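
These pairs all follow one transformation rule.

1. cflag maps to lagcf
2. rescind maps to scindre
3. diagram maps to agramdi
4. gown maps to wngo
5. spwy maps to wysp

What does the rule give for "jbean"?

eanjb

The rule is to move the first 2 characters to the end (rotate left by 2).
Doing the same to "jbean": "eanjb".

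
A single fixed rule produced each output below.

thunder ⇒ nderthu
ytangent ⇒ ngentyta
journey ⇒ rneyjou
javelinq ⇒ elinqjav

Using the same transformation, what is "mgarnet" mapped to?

Rule — move the first 3 characters to the end (rotate left by 3).
Applying that to "mgarnet" gives "rnetmga".

rnetmga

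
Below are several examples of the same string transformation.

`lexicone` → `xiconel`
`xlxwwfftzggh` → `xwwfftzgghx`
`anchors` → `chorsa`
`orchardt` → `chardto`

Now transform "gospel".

In each case the input is transformed by: move the first character to the end, then delete the first character.
"gospel" → "ospelg" → "spelg".

spelg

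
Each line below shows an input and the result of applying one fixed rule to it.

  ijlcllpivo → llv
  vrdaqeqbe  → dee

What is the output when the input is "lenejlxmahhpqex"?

The rule is to keep one character in every 3, starting at position 3 (positions 3rd, 6th, 9th, ...).
"lenejlxmahhpqex" → "nlapx".

nlapx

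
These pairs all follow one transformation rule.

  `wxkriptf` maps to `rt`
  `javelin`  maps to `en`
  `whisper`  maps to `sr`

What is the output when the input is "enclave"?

The transformation: keep one character in every 3, starting at position 1 (positions 1st, 4th, 7th, ...), then delete the first character.
Starting from "enclave": after the first operation, "ele"; after the second, "le".

le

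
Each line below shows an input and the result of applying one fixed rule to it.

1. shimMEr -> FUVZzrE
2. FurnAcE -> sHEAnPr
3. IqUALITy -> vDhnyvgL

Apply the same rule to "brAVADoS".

OEninqBf

Each output is the input with this applied: shift every letter 13 places forward in the alphabet (wrapping around) — i.e. ROT13, then flip the case of every letter.
Applying that to "brAVADoS" gives "OEninqBf".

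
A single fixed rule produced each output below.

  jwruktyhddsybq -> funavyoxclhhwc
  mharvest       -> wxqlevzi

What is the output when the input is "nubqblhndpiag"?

ekryfufplrhtm

The rule is to move the last 2 characters to the front (rotate right by 2), then shift every letter 4 places forward in the alphabet (wrapping around).
Starting from "nubqblhndpiag": after the first operation, "agnubqblhndpi"; after the second, "ekryfufplrhtm".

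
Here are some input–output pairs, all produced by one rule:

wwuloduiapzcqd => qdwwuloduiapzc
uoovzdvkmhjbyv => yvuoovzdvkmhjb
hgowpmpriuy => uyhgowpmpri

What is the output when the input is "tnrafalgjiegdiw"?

The transformation: move the last 2 characters to the front (rotate right by 2).
Applying that to "tnrafalgjiegdiw" gives "iwtnrafalgjiegd".

iwtnrafalgjiegd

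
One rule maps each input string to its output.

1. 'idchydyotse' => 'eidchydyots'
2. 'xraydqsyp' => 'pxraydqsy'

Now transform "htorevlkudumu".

Rule — move the last character to the front.
On "htorevlkudumu" that produces "uhtorevlkudum".

uhtorevlkudum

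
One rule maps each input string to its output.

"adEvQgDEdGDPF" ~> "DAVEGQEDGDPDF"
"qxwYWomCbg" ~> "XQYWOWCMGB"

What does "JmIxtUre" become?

MJXIUTER

The rule is to swap each adjacent pair of characters (1↔2, 3↔4, ...), then convert every letter to uppercase.
"JmIxtUre" → "mJxIUter" → "MJXIUTER".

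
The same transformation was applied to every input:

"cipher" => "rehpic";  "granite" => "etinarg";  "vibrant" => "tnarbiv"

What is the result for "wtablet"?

telbatw

The pattern: reverse the string.
"wtablet" → "telbatw".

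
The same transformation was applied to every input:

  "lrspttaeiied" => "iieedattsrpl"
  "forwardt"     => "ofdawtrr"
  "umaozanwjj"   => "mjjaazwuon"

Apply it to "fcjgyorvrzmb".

mjgfcbzyvrro

The transformation: sort the characters into reverse alphabetical order, then swap the front and back halves of the string.
Doing the same to "fcjgyorvrzmb": "mjgfcbzyvrro".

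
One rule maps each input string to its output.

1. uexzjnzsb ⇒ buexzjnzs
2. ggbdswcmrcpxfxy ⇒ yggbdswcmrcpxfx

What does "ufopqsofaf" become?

The transformation: move the last character to the front.
So "ufopqsofaf" becomes "fufopqsofa".

fufopqsofa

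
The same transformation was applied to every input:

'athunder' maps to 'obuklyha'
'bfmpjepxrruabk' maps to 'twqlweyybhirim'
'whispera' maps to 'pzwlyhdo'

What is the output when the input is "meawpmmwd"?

hdwttdktl

The rule is to move the first 2 characters to the end (rotate left by 2), then shift every letter 7 places forward in the alphabet (wrapping around).
Doing the same to "meawpmmwd": "hdwttdktl".
(Check on "whispera": → "isperawh" → "pzwlyhdo" ✓)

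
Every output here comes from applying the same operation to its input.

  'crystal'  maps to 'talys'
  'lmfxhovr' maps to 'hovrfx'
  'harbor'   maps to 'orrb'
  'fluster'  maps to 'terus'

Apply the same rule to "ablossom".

ssomlo

Looking at the pairs, the operation is to delete the first 2 characters, then move the first 2 characters to the end (rotate left by 2).
"ablossom" → "lossom" → "ssomlo".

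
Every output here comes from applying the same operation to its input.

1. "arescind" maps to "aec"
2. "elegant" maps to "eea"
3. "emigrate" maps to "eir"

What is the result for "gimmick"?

The pattern: delete the last 2 characters, then keep every other character starting from the first (positions 1st, 3rd, 5th, ...).
On "gimmick": the first step gives "gimmi", and the second then gives "gmi".

gmi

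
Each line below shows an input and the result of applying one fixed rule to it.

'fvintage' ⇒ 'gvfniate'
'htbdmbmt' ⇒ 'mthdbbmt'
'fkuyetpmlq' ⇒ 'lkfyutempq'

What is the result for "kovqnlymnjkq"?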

------------------------------------

* Task item
Give the lines exactly as they stand, from the line with "maps to 'terus'" through the end of the material.

* Your response
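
  'fluster'  maps to 'terus'

Apply the same rule to "ablossom".

ssomlo

Looking at the pairs, the operation is to delete the first 2 characters, then move the first 2 characters to the end (rotate left by 2).
"ablossom" → "lossom" → "ssomlo".

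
Every output here comes from applying the same operation to its input.

1. "arescind" maps to "aec"
2. "elegant" maps to "eea"
3. "emigrate" maps to "eir"

What is the result for "gimmick"?

The pattern: delete the last 2 characters, then keep every other character starting from the first (positions 1st, 3rd, 5th, ...).
On "gimmick": the first step gives "gimmi", and the second then gives "gmi".

gmi

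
Each line below shows an input and the result of applying one fixed rule to it.

'fvintage' ⇒ 'gvfniate'
'htbdmbmt' ⇒ 'mthdbbmt'
'fkuyetpmlq' ⇒ 'lkfyutempq'

What is the result for "kovqnlymnjkq"?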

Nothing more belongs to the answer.